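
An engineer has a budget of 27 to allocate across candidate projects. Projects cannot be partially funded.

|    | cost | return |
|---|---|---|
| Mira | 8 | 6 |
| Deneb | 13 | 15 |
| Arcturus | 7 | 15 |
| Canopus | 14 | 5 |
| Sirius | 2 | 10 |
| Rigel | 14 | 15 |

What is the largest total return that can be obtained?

This is a 0-1 knapsack instance.
Allowing fractional choices, the relaxed optimum would be about 45.4, but projects are indivisible.
Deneb + Arcturus + Sirius: cost 13 + 7 + 2 = 22 ≤ 27, return 15 + 15 + 10 = 40.
Arcturus + Sirius + Rigel: cost 7 + 2 + 14 = 23 ≤ 27, return 15 + 10 + 15 = 40.
Mira + Arcturus + Sirius: cost 8 + 7 + 2 = 17 ≤ 27, return 6 + 15 + 10 = 31.
The maximum return is 40; one optimal choice is Deneb, Arcturus, and Sirius.

40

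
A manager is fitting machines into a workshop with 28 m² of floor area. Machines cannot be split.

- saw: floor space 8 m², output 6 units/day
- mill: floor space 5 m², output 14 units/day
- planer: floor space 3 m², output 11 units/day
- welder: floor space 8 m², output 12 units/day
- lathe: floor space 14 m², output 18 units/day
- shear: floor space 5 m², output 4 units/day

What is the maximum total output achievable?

47

Treat it as a binary knapsack problem.
Take mill, planer, lathe, and shear: floor space 5 + 3 + 14 + 5 = 27 ≤ 28, output 14 + 11 + 18 + 4 = 47.
No other feasible combination does better.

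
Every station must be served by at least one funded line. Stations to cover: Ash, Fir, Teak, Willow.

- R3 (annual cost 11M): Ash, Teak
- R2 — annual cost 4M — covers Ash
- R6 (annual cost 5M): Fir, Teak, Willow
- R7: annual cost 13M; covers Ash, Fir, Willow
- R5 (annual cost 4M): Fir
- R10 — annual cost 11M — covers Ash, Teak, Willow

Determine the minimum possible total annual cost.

Choose R2 and R6: together they cover Ash, Fir, Teak, Willow — every station.
Total annual cost: 4 + 5 = 9.
No cover costs less than 9.

9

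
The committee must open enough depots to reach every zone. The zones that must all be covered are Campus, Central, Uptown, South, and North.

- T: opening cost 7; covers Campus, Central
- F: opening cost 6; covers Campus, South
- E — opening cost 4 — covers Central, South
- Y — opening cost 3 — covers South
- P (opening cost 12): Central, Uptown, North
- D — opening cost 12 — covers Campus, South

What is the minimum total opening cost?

Choose F and P: together they cover Campus, Central, Uptown, South, North — every zone.
Total opening cost: 6 + 12 = 18.

18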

****************************************

Exercise prompt :: Report every line containing the string "funded" in the material.

Answer below ::
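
An engineer has a budget of 27 to allocate across candidate projects. Projects cannot be partially funded.
Every station must be served by at least one funded line. Stations to cover: Ash, Fir, Teak, Willow.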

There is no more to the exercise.